§ PROVIDED RECORDS
________________

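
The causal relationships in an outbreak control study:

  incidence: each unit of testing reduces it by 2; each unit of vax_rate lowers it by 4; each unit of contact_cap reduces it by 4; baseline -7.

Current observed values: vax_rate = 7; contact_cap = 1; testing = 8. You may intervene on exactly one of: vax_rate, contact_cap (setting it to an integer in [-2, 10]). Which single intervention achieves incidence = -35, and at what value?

set vax_rate = 2

Intervening on vax_rate: with other inputs at their observed values, incidence = -4*vax_rate - 27. Solving for -35 gives vax_rate = 2, within [-2, 10].
Intervening on contact_cap: incidence = -4*contact_cap - 51. Reaching -35 requires contact_cap = -4, outside [-2, 10].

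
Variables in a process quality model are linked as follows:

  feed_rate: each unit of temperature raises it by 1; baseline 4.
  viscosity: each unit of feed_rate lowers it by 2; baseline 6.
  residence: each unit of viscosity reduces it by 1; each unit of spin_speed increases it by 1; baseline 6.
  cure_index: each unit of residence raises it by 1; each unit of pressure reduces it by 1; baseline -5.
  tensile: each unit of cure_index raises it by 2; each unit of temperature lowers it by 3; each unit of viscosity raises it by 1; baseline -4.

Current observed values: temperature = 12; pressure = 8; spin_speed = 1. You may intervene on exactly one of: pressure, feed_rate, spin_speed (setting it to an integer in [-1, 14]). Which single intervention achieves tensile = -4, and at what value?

set spin_speed = 12

Intervening on pressure: tensile = -2*pressure - 10. Reaching -4 requires pressure = -3, outside [-1, 14].
Intervening on feed_rate: tensile = 2*feed_rate - 58. Reaching -4 requires feed_rate = 27, outside [-1, 14].
Intervening on spin_speed: with other inputs at their observed values, tensile = 2*spin_speed - 28. Solving for -4 gives spin_speed = 12, within [-1, 14].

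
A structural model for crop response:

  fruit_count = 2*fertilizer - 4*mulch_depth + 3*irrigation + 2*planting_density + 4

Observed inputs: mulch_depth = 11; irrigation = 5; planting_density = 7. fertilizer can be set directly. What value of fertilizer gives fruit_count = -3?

fertilizer = 4

Substituting into the fruit_count equation gives fruit_count = 2*fertilizer - 11.
Solve 2*fertilizer - 11 = -3: fertilizer = (-3 + 11) / 2 = 4.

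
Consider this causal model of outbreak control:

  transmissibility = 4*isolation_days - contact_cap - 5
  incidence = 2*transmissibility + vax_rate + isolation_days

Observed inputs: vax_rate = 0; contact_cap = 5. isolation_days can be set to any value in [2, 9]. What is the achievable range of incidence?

-2 to 61

Substituting into the transmissibility equation gives transmissibility = 4*isolation_days - 10.
incidence becomes 9*isolation_days - 20.
Linear in isolation_days, so extremes are at the endpoints: isolation_days = 2 gives incidence = -2; isolation_days = 9 gives incidence = 61.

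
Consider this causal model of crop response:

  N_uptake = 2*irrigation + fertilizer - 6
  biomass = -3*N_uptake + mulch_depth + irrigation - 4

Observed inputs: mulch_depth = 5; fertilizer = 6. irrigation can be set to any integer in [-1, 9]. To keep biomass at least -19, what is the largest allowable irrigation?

irrigation = 4

Substituting into the N_uptake equation gives N_uptake = 2*irrigation.
So biomass = -5*irrigation + 1.
Require -5*irrigation + 1 ≥ -19, so irrigation ≤ 4.
The largest integer in [-1, 9] satisfying this is 4.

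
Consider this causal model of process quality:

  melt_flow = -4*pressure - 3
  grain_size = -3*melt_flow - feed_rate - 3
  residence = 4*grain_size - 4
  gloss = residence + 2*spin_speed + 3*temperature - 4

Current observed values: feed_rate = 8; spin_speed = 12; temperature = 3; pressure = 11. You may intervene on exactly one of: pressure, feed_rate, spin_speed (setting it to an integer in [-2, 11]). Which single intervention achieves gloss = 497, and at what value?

set pressure = 10

Intervening on pressure: with other inputs at their observed values, gloss = 48*pressure + 17. Solving for 497 gives pressure = 10, within [-2, 11].
Intervening on feed_rate: gloss = -4*feed_rate + 577. Reaching 497 requires feed_rate = 20, outside [-2, 11].
Intervening on spin_speed: gloss = 2*spin_speed + 521. Reaching 497 requires spin_speed = -12, outside [-2, 11].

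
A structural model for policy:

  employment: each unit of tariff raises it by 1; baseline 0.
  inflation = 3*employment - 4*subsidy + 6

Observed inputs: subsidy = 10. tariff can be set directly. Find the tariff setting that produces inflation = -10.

Substituting into the inflation equation gives inflation = 3*tariff - 34.
Solve 3*tariff - 34 = -10: tariff = (-10 + 34) / 3 = 8.

tariff = 8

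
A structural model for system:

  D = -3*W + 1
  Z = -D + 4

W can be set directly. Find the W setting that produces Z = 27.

W = 8

Substituting into the Z equation gives Z = 3*W + 3.
Solve 3*W + 3 = 27: W = (27 - 3) / 3 = 8.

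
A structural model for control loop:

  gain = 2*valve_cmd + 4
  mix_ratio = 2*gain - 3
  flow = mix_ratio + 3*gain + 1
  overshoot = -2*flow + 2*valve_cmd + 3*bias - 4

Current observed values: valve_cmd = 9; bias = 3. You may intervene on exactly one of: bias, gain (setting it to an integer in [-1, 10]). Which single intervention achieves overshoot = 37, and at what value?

Intervening on bias: overshoot = 3*bias - 202. Reaching 37 requires bias = 239/3, not an integer.
Intervening on gain: with other inputs at their observed values, overshoot = -10*gain + 27. Solving for 37 gives gain = -1, within [-1, 10].

set gain = -1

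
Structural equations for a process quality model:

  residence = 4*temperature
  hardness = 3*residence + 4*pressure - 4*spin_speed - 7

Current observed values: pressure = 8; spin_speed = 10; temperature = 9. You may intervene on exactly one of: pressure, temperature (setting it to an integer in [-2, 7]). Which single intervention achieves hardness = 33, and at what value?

set temperature = 4

Intervening on pressure: hardness = 4*pressure + 61. Reaching 33 requires pressure = -7, outside [-2, 7].
Intervening on temperature: with other inputs at their observed values, hardness = 12*temperature - 15. Solving for 33 gives temperature = 4, within [-2, 7].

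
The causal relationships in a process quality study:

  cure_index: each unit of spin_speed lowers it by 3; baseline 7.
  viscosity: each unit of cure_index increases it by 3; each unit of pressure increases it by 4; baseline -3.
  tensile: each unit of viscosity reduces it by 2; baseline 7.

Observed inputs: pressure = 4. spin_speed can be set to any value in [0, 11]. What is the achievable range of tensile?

-61 to 137

Substituting into the viscosity equation gives viscosity = -9*spin_speed + 34.
Substituting into the tensile equation gives tensile = 18*spin_speed - 61.
Linear in spin_speed, so extremes are at the endpoints: spin_speed = 0 gives tensile = -61; spin_speed = 11 gives tensile = 137.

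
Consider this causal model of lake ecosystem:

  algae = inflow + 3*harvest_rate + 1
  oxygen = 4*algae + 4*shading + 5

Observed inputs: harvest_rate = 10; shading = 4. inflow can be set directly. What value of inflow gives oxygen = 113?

Substituting into the algae equation gives algae = inflow + 31.
This gives oxygen = 4*inflow + 145.
Solve 4*inflow + 145 = 113: inflow = (113 - 145) / 4 = -8.

inflow = -8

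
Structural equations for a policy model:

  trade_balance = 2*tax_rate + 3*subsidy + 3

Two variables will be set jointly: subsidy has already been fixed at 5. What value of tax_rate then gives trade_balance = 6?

With subsidy held at 5:
Substituting into the trade_balance equation gives trade_balance = 2*tax_rate + 18.
Solve 2*tax_rate + 18 = 6: tax_rate = (6 - 18) / 2 = -6.

tax_rate = -6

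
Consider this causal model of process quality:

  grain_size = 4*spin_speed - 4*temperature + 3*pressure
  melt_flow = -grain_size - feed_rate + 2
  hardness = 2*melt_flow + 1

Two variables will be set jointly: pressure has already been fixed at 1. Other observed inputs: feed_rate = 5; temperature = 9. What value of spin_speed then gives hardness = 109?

spin_speed = -6

With pressure held at 1:
Substituting into the grain_size equation gives grain_size = 4*spin_speed - 33.
melt_flow becomes -4*spin_speed + 30.
Substituting into the hardness equation gives hardness = -8*spin_speed + 61.
Solve -8*spin_speed + 61 = 109: spin_speed = (109 - 61) / -8 = -6.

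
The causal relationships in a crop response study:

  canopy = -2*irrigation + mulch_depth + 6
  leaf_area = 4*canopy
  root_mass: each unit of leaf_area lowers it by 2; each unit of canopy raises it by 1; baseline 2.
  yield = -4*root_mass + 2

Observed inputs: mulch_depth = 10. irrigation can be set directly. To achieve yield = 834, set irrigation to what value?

Substituting into the canopy equation gives canopy = -2*irrigation + 16.
Substituting into the leaf_area equation gives leaf_area = -8*irrigation + 64.
So root_mass = 14*irrigation - 110.
Substituting into the yield equation gives yield = -56*irrigation + 442.
Solve -56*irrigation + 442 = 834: irrigation = (834 - 442) / -56 = -7.

irrigation = -7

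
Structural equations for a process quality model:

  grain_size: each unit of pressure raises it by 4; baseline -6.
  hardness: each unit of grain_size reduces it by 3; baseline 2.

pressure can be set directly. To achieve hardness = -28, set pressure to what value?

Substituting into the hardness equation gives hardness = -12*pressure + 20.
Solve -12*pressure + 20 = -28: pressure = (-28 - 20) / -12 = 4.

pressure = 4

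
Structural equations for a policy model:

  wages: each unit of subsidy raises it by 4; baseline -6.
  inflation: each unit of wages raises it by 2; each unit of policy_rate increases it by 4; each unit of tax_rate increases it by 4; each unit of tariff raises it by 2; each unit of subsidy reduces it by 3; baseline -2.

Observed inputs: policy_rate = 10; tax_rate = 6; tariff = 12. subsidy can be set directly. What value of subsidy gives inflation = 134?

subsidy = 12

Substituting into the inflation equation gives inflation = 5*subsidy + 74.
Solve 5*subsidy + 74 = 134: subsidy = (134 - 74) / 5 = 12.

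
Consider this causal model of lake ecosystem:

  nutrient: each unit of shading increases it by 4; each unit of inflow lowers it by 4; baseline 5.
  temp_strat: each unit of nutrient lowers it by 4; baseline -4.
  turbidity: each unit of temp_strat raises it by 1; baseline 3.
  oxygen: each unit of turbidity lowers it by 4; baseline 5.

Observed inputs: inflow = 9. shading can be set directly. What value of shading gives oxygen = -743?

shading = -4

Substituting into the nutrient equation gives nutrient = 4*shading - 31.
Substituting into the temp_strat equation gives temp_strat = -16*shading + 120.
turbidity becomes -16*shading + 123.
oxygen becomes 64*shading - 487.
Solve 64*shading - 487 = -743: shading = (-743 + 487) / 64 = -4.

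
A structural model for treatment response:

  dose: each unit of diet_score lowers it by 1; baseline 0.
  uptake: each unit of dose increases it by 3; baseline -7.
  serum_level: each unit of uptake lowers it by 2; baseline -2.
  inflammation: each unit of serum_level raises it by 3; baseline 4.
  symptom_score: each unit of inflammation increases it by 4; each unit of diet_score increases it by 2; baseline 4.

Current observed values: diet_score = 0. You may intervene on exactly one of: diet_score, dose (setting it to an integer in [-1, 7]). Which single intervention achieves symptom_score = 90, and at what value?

Intervening on diet_score: with other inputs at their observed values, symptom_score = 74*diet_score + 164. Solving for 90 gives diet_score = -1, within [-1, 7].
Intervening on dose: symptom_score = -72*dose + 164. Reaching 90 requires dose = 37/36, not an integer.

set diet_score = -1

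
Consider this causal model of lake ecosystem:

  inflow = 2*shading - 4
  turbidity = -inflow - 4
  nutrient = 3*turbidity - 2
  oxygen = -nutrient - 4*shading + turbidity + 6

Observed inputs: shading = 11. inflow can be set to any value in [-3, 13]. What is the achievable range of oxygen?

Intervening on inflow fixes its value directly, overriding its dependence on shading.
Substituting into the nutrient equation gives nutrient = -3*inflow - 14.
oxygen becomes 2*inflow - 28.
Linear in inflow, so extremes are at the endpoints: inflow = -3 gives oxygen = -34; inflow = 13 gives oxygen = -2.

-34 to -2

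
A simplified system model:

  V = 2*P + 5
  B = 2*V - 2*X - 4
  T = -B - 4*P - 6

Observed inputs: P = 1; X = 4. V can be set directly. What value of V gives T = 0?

V = 1

Intervening on V fixes its value directly, overriding its dependence on P.
Substituting into the B equation gives B = 2*V - 12.
This gives T = -2*V + 2.
Solve -2*V + 2 = 0: V = (0 - 2) / -2 = 1.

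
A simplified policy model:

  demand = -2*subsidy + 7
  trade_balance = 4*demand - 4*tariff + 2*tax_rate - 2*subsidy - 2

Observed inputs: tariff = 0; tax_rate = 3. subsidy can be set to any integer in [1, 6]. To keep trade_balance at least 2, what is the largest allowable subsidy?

subsidy = 3

Substituting into the trade_balance equation gives trade_balance = -10*subsidy + 32.
Require -10*subsidy + 32 ≥ 2, so subsidy ≤ 3.
The largest integer in [1, 6] satisfying this is 3.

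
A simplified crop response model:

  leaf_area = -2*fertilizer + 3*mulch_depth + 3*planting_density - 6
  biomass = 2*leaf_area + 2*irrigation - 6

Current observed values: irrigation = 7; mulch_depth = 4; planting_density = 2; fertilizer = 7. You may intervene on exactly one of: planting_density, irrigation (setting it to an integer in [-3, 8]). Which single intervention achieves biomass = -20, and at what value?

Intervening on planting_density: with other inputs at their observed values, biomass = 6*planting_density - 8. Solving for -20 gives planting_density = -2, within [-3, 8].
Intervening on irrigation: biomass = 2*irrigation - 10. Reaching -20 requires irrigation = -5, outside [-3, 8].

set planting_density = -2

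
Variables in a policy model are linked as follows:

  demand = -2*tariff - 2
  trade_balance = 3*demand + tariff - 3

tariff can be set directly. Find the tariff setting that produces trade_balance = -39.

tariff = 6

Substituting into the trade_balance equation gives trade_balance = -5*tariff - 9.
Solve -5*tariff - 9 = -39: tariff = (-39 + 9) / -5 = 6.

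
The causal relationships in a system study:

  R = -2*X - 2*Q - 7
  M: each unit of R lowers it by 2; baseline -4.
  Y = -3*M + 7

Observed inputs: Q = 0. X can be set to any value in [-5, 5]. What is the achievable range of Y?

Substituting into the R equation gives R = -2*X - 7.
M becomes 4*X + 10.
Y becomes -12*X - 23.
Linear in X, so extremes are at the endpoints: X = -5 gives Y = 37; X = 5 gives Y = -83.

-83 to 37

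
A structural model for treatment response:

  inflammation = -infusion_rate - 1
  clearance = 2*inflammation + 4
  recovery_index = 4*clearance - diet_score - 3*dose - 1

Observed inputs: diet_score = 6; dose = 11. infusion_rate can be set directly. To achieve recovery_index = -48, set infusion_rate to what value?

Substituting into the clearance equation gives clearance = -2*infusion_rate + 2.
This gives recovery_index = -8*infusion_rate - 32.
Solve -8*infusion_rate - 32 = -48: infusion_rate = (-48 + 32) / -8 = 2.

infusion_rate = 2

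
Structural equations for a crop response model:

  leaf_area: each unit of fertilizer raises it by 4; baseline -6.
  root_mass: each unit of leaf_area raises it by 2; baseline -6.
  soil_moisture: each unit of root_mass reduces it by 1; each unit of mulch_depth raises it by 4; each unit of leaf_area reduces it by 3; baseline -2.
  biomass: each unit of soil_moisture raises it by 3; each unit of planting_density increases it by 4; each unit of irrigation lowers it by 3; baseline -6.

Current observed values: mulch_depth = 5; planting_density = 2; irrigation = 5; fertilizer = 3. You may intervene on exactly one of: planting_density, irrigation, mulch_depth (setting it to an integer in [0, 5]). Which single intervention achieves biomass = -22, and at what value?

Intervening on planting_density: biomass = 4*planting_density - 39. Reaching -22 requires planting_density = 17/4, not an integer.
Intervening on irrigation: with other inputs at their observed values, biomass = -3*irrigation - 16. Solving for -22 gives irrigation = 2, within [0, 5].
Intervening on mulch_depth: biomass = 12*mulch_depth - 91. Reaching -22 requires mulch_depth = 23/4, not an integer.

set irrigation = 2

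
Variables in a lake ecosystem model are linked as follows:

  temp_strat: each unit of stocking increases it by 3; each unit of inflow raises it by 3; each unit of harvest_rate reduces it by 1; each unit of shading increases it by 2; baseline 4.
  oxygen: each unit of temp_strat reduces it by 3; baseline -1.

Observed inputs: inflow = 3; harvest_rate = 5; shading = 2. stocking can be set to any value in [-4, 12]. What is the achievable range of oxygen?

Substituting into the temp_strat equation gives temp_strat = 3*stocking + 12.
This gives oxygen = -9*stocking - 37.
Linear in stocking, so extremes are at the endpoints: stocking = -4 gives oxygen = -1; stocking = 12 gives oxygen = -145.

-145 to -1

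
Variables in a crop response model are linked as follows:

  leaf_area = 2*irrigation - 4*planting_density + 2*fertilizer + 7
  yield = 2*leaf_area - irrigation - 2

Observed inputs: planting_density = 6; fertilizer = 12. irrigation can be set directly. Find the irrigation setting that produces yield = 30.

Substituting into the leaf_area equation gives leaf_area = 2*irrigation + 7.
This gives yield = 3*irrigation + 12.
Solve 3*irrigation + 12 = 30: irrigation = (30 - 12) / 3 = 6.

irrigation = 6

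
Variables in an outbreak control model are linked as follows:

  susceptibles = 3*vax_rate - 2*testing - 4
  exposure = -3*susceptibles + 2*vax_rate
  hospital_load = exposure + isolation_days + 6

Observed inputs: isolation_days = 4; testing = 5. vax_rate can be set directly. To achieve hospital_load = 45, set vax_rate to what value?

vax_rate = 1

Substituting into the susceptibles equation gives susceptibles = 3*vax_rate - 14.
Substituting into the exposure equation gives exposure = -7*vax_rate + 42.
Substituting into the hospital_load equation gives hospital_load = -7*vax_rate + 52.
Solve -7*vax_rate + 52 = 45: vax_rate = (45 - 52) / -7 = 1.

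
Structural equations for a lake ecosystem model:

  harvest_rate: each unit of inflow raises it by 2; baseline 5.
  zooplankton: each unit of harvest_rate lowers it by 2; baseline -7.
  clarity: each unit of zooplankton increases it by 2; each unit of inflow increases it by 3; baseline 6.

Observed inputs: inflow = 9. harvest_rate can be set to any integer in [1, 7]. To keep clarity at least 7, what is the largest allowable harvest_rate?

Intervening on harvest_rate fixes its value directly, overriding its dependence on inflow.
Substituting into the clarity equation gives clarity = -4*harvest_rate + 19.
Require -4*harvest_rate + 19 ≥ 7, so harvest_rate ≤ 3.
The largest integer in [1, 7] satisfying this is 3.

harvest_rate = 3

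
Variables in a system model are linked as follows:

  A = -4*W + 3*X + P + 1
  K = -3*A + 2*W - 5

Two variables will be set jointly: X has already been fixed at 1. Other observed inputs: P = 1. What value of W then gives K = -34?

With X held at 1:
Substituting into the A equation gives A = -4*W + 5.
Substituting into the K equation gives K = 14*W - 20.
Solve 14*W - 20 = -34: W = (-34 + 20) / 14 = -1.

W = -1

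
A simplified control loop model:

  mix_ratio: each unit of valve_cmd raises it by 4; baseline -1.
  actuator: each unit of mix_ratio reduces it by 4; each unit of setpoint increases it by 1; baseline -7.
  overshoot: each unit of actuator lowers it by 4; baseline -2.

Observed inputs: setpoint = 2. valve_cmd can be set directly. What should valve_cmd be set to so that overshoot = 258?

valve_cmd = 4

Substituting into the actuator equation gives actuator = -16*valve_cmd - 1.
overshoot becomes 64*valve_cmd + 2.
Solve 64*valve_cmd + 2 = 258: valve_cmd = (258 - 2) / 64 = 4.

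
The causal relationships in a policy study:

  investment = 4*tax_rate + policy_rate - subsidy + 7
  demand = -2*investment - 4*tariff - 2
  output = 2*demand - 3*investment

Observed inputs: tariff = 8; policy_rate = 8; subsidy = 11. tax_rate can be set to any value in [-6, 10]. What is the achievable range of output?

Substituting into the investment equation gives investment = 4*tax_rate + 4.
This gives demand = -8*tax_rate - 42.
Substituting into the output equation gives output = -28*tax_rate - 96.
Linear in tax_rate, so extremes are at the endpoints: tax_rate = -6 gives output = 72; tax_rate = 10 gives output = -376.

-376 to 72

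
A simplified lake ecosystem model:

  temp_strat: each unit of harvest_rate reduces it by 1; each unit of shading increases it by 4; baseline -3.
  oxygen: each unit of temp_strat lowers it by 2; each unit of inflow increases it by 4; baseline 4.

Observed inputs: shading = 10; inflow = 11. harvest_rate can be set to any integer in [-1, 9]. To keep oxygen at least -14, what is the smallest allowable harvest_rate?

harvest_rate = 6

Substituting into the temp_strat equation gives temp_strat = -harvest_rate + 37.
Substituting into the oxygen equation gives oxygen = 2*harvest_rate - 26.
Require 2*harvest_rate - 26 ≥ -14, so harvest_rate ≥ 6.
The smallest integer in [-1, 9] satisfying this is 6.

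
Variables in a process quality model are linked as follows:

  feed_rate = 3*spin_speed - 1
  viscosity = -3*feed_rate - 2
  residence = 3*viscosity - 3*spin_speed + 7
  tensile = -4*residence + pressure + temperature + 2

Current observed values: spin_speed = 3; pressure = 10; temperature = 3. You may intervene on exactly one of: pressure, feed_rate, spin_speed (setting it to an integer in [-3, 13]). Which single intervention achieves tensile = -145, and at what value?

Intervening on pressure: tensile = pressure + 325. Reaching -145 requires pressure = -470, outside [-3, 13].
Intervening on feed_rate: tensile = 36*feed_rate + 47. Reaching -145 requires feed_rate = -16/3, not an integer.
Intervening on spin_speed: with other inputs at their observed values, tensile = 120*spin_speed - 25. Solving for -145 gives spin_speed = -1, within [-3, 13].

set spin_speed = -1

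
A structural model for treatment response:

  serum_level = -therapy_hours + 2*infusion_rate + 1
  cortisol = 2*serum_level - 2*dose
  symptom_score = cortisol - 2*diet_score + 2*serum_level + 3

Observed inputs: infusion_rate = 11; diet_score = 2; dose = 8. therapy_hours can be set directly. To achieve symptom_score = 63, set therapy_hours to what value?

therapy_hours = 3

Substituting into the serum_level equation gives serum_level = -therapy_hours + 23.
So cortisol = -2*therapy_hours + 30.
This gives symptom_score = -4*therapy_hours + 75.
Solve -4*therapy_hours + 75 = 63: therapy_hours = (63 - 75) / -4 = 3.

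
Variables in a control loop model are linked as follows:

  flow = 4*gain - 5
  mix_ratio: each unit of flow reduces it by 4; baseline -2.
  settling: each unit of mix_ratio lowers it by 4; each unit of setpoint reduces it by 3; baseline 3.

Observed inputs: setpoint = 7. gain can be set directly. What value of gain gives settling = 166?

gain = 4

Substituting into the mix_ratio equation gives mix_ratio = -16*gain + 18.
Substituting into the settling equation gives settling = 64*gain - 90.
Solve 64*gain - 90 = 166: gain = (166 + 90) / 64 = 4.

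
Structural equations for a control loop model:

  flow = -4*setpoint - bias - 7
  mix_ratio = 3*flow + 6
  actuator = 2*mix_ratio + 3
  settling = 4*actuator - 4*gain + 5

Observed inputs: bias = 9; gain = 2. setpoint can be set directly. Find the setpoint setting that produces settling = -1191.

Substituting into the flow equation gives flow = -4*setpoint - 16.
Substituting into the mix_ratio equation gives mix_ratio = -12*setpoint - 42.
This gives actuator = -24*setpoint - 81.
This gives settling = -96*setpoint - 327.
Solve -96*setpoint - 327 = -1191: setpoint = (-1191 + 327) / -96 = 9.

setpoint = 9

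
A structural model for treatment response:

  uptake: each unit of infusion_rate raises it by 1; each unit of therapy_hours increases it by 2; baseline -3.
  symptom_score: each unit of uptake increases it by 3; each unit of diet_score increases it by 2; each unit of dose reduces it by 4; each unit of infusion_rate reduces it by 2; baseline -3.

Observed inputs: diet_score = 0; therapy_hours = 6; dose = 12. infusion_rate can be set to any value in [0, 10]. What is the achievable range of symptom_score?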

________________

Look through the data above and return exactly the lines from the one that contains "actuator = 2*mix_ratio + 3" to the one that contains "settling = 4*actuator - 4*gain + 5", inclusive, with nothing else.

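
  actuator = 2*mix_ratio + 3
  settling = 4*actuator - 4*gain + 5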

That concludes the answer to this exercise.